WORK INSTRUCTION. Copy each line of the data below with the word "disk".

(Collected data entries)
========================================================================

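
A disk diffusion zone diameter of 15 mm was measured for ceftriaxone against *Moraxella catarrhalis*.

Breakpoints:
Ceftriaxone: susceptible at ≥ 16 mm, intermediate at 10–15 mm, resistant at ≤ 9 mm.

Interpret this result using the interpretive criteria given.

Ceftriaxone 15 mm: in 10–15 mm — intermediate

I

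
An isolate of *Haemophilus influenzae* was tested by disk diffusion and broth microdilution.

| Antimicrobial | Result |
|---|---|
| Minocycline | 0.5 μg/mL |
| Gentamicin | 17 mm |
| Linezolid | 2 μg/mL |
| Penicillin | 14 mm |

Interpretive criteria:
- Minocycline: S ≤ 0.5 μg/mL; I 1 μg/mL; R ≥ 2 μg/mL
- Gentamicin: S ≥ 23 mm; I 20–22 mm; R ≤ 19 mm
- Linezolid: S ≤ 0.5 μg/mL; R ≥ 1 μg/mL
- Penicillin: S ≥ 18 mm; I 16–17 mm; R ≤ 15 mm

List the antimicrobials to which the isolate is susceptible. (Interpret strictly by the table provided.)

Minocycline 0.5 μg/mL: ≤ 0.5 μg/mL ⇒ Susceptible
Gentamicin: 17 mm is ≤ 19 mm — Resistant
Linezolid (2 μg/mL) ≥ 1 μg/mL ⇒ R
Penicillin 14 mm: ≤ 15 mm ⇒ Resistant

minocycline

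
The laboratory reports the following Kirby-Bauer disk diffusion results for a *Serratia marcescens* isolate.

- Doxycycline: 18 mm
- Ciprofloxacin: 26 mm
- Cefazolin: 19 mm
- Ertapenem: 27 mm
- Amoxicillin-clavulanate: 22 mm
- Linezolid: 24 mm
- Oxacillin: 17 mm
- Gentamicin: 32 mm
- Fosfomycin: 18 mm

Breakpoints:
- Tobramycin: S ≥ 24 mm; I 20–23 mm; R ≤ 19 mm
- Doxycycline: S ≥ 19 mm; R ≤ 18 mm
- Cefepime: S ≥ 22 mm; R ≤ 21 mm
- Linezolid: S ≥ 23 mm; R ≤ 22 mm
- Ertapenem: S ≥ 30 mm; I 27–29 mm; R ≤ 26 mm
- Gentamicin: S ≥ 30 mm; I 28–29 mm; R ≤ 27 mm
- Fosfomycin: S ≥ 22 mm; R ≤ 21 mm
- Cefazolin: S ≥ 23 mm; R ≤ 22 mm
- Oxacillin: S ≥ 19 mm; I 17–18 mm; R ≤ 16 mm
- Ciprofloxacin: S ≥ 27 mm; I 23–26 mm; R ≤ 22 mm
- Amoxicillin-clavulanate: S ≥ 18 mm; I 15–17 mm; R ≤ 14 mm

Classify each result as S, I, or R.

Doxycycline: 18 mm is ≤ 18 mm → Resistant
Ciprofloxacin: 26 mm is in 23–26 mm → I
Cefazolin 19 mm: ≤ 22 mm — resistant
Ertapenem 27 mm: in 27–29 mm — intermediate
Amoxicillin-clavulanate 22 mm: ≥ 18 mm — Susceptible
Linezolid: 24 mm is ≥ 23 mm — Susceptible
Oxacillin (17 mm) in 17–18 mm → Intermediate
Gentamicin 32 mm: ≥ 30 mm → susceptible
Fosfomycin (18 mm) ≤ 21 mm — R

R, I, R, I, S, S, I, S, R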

========================================================================

FINISHED TASK.
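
A disk diffusion zone diameter of 15 mm was measured for ceftriaxone against *Moraxella catarrhalis*.
An isolate of *Haemophilus influenzae* was tested by disk diffusion and broth microdilution.
The laboratory reports the following Kirby-Bauer disk diffusion results for a *Serratia marcescens* isolate.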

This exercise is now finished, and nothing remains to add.